Start of Extracted data
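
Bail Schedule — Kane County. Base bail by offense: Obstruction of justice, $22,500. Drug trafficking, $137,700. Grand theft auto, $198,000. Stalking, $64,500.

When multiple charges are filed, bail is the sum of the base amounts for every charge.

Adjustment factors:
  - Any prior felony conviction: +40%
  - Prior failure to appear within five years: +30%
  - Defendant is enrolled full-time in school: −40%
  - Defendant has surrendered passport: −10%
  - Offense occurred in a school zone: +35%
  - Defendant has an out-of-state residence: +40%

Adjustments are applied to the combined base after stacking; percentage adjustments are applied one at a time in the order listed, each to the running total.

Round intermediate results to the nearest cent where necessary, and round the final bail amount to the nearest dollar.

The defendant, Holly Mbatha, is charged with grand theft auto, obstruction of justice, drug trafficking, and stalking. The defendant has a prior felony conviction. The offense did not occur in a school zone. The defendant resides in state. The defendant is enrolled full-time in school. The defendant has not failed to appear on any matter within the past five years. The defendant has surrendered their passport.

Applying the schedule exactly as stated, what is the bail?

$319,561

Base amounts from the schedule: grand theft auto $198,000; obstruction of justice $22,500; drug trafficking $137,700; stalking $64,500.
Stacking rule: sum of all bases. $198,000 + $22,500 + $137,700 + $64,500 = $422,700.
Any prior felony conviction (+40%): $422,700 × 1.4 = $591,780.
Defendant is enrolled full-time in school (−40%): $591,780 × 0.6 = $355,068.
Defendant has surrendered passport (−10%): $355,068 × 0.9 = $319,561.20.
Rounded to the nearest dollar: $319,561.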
End of Extracted data
# [What you are asked to do]
Copy every line of the records above that holds the word "years".

# [Response for this exercise]
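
  - Prior failure to appear within five years: +30%
The defendant, Holly Mbatha, is charged with grand theft auto, obstruction of justice, drug trafficking, and stalking. The defendant has a prior felony conviction. The offense did not occur in a school zone. The defendant resides in state. The defendant is enrolled full-time in school. The defendant has not failed to appear on any matter within the past five years. The defendant has surrendered their passport.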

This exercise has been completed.